▽
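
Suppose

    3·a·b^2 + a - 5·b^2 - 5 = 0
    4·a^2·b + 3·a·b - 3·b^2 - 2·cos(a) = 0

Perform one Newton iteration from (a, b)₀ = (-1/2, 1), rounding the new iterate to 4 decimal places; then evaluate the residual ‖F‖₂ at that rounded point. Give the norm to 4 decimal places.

5.7881

At (-1/2, 1): F = (-12.0000, -5.255165).
Jacobian J = [[3·b^2 + 1, 6·a·b - 10·b], [8·a·b + 3·b + 2·sin(a), 4·a^2 + 3·a - 6·b]].
At the point, J = [[4.0000, -13.0000], [-1.958851, -6.5000]] (det J = -51.465064).
Solving J·Δ = −F gives Δ = (0.1881, -0.8652).
Then the next iterate is (a, b)₁ = (-0.3119, 0.1348).
Re-evaluating at (-0.3119, 0.1348): F = (-5.419758, -2.031696), so ‖F‖₂ = 5.7881.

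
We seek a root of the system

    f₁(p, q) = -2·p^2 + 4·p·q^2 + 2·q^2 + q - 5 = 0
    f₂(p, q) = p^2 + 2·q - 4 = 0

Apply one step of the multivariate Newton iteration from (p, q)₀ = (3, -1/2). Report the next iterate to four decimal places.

(2.7857, -1.8571)

At (3, -1/2): F = (-20.0000, 4.0000).
Jacobian J = [[-4·p + 4·q^2, 8·p·q + 4·q + 1], [2·p, 2]].
At the point, J = [[-11.0000, -13.0000], [6.0000, 2.0000]] (det J = 56.0000).
Solving J·Δ = −F gives Δ = (-0.2143, -1.3571).
Then the next iterate is (p, q)₁ = (2.7857, -1.8571).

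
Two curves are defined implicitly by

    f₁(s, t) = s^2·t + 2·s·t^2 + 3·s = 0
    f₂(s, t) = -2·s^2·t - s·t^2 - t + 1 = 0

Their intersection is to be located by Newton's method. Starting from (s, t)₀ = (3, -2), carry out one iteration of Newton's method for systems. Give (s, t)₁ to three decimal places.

At (3, -2): F = (15.000, 27.000).
Jacobian J = [[2·s·t + 2·t^2 + 3, s^2 + 4·s·t], [-4·s·t - t^2, -2·s^2 - 2·s·t - 1]].
At the point, J = [[-1.000, -15.000], [20.000, -7.000]] (det J = 307.000).
Solving J·Δ = −F gives Δ = (-0.977, 1.065).
Then the next iterate is (s, t)₁ = (2.023, -0.935).

(2.023, -0.935)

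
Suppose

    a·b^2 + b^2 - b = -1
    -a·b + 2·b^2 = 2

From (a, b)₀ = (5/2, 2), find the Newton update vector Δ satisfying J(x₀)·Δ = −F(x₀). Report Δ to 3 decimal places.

(-1.219, -0.625)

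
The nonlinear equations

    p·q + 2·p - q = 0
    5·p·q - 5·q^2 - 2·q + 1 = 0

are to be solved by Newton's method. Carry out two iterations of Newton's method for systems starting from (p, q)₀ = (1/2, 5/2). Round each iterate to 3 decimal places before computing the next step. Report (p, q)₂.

At (1/2, 5/2): F = (-0.250, -29.000).
Jacobian J = [[q + 2, p - 1], [5·q, 5·p - 10·q - 2]].
At the point, J = [[4.500, -0.500], [12.500, -24.500]] (det J = -104.000).
Solving J·Δ = −F gives Δ = (-0.081, -1.225).
Then the next iterate is (p, q)₁ = (0.419, 1.275).
Round to (0.419, 1.275) and repeat: F = (0.09723, -7.007), J = [[3.275, -0.581], [6.375, -12.655]].
Δ = (-0.140, -0.624), so (p, q)₂ = (0.279, 0.651).

(0.279, 0.651)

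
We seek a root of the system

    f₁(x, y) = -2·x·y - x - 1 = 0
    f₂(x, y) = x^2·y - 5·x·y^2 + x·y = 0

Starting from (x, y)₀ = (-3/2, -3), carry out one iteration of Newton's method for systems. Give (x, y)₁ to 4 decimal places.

(0.2302, -3.0504)

At (-3/2, -3): F = (-8.5000, 65.2500).
Jacobian J = [[-2·y - 1, -2·x], [2·x·y - 5·y^2 + y, x^2 - 10·x·y + x]].
At the point, J = [[5.0000, 3.0000], [-39.0000, -44.2500]] (det J = -104.2500).
Solving J·Δ = −F gives Δ = (1.7302, -0.0504).
Then the next iterate is (x, y)₁ = (0.2302, -3.0504).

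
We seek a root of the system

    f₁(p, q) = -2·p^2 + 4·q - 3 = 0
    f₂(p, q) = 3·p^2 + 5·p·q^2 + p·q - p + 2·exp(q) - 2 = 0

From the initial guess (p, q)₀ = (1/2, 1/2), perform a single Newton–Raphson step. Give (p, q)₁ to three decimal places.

At (1/2, 1/2): F = (-1.500, 2.42244).
Jacobian J = [[-4·p, 4], [6·p + 5·q^2 + q - 1, 10·p·q + p + 2·exp(q)]].
At the point, J = [[-2.000, 4.000], [3.750, 6.29744]] (det J = -27.59489).
Solving J·Δ = −F gives Δ = (-0.693, 0.028).
Then the next iterate is (p, q)₁ = (-0.193, 0.528).

(-0.193, 0.528)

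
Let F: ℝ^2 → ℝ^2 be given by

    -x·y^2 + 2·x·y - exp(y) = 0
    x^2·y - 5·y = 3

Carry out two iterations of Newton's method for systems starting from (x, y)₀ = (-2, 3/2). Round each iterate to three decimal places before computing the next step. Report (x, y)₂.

At (-2, 3/2): F = (-5.98169, -4.500).
Jacobian J = [[-y^2 + 2·y, -2·x·y + 2·x - exp(y)], [2·x·y, x^2 - 5]].
At the point, J = [[0.750, -2.48169], [-6.000, -1.000]] (det J = -15.64013).
Solving J·Δ = −F gives Δ = (-0.332, -2.511).
Then the next iterate is (x, y)₁ = (-2.332, -1.011).
Round to (-2.332, -1.011) and repeat: F = (6.73504, -3.44304), J = [[-3.04412, -9.74316], [4.71530, 0.43822]].
Δ = (0.686, 0.477), so (x, y)₂ = (-1.646, -0.534).

(-1.646, -0.534)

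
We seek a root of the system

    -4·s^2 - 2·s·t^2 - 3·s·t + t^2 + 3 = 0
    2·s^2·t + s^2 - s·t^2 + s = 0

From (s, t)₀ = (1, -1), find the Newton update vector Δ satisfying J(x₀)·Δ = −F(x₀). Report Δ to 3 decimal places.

At (1, -1): F = (1.000, -1.000).
Jacobian J = [[-8·s - 2·t^2 - 3·t, -4·s·t - 3·s + 2·t], [4·s·t + 2·s - t^2 + 1, 2·s^2 - 2·s·t]].
At the point, J = [[-7.000, -1.000], [-2.000, 4.000]] (det J = -30.000).
Solving J·Δ = −F gives Δ = (0.100, 0.300).

(0.100, 0.300)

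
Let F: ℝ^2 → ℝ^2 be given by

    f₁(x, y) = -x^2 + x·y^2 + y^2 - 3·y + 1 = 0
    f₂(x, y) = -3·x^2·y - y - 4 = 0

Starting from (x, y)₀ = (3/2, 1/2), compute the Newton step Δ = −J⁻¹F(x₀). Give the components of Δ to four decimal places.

(-0.6574, -0.6344)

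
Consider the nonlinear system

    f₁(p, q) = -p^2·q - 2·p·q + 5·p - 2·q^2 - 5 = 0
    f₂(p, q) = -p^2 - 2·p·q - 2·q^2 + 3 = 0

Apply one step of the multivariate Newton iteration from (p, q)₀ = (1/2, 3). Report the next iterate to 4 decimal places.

(2.3021, 0.6258)

At (1/2, 3): F = (-24.2500, -18.2500).
Jacobian J = [[-2·p·q - 2·q + 5, -p^2 - 2·p - 4·q], [-2·p - 2·q, -2·p - 4·q]].
At the point, J = [[-4.0000, -13.2500], [-7.0000, -13.0000]] (det J = -40.7500).
Solving J·Δ = −F gives Δ = (1.8021, -2.3742).
Then the next iterate is (p, q)₁ = (2.3021, 0.6258).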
△
* Exercise details:
Retype, exactly and in full, the lines above from the one containing "Starting from (x, y)₀ = (-3/2, -3), carry" through the one containing "x^2·y - 5·y = 3".

* Task response:
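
Starting from (x, y)₀ = (-3/2, -3), carry out one iteration of Newton's method for systems. Give (x, y)₁ to 4 decimal places.

(0.2302, -3.0504)

At (-3/2, -3): F = (-8.5000, 65.2500).
Jacobian J = [[-2·y - 1, -2·x], [2·x·y - 5·y^2 + y, x^2 - 10·x·y + x]].
At the point, J = [[5.0000, 3.0000], [-39.0000, -44.2500]] (det J = -104.2500).
Solving J·Δ = −F gives Δ = (1.7302, -0.0504).
Then the next iterate is (x, y)₁ = (0.2302, -3.0504).

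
We seek a root of the system

    f₁(p, q) = -2·p^2 + 4·q - 3 = 0
    f₂(p, q) = 3·p^2 + 5·p·q^2 + p·q - p + 2·exp(q) - 2 = 0

From the initial guess (p, q)₀ = (1/2, 1/2), perform a single Newton–Raphson step. Give (p, q)₁ to three decimal places.

At (1/2, 1/2): F = (-1.500, 2.42244).
Jacobian J = [[-4·p, 4], [6·p + 5·q^2 + q - 1, 10·p·q + p + 2·exp(q)]].
At the point, J = [[-2.000, 4.000], [3.750, 6.29744]] (det J = -27.59489).
Solving J·Δ = −F gives Δ = (-0.693, 0.028).
Then the next iterate is (p, q)₁ = (-0.193, 0.528).

(-0.193, 0.528)

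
Let F: ℝ^2 → ℝ^2 be given by

    -x·y^2 + 2·x·y - exp(y) = 0
    x^2·y - 5·y = 3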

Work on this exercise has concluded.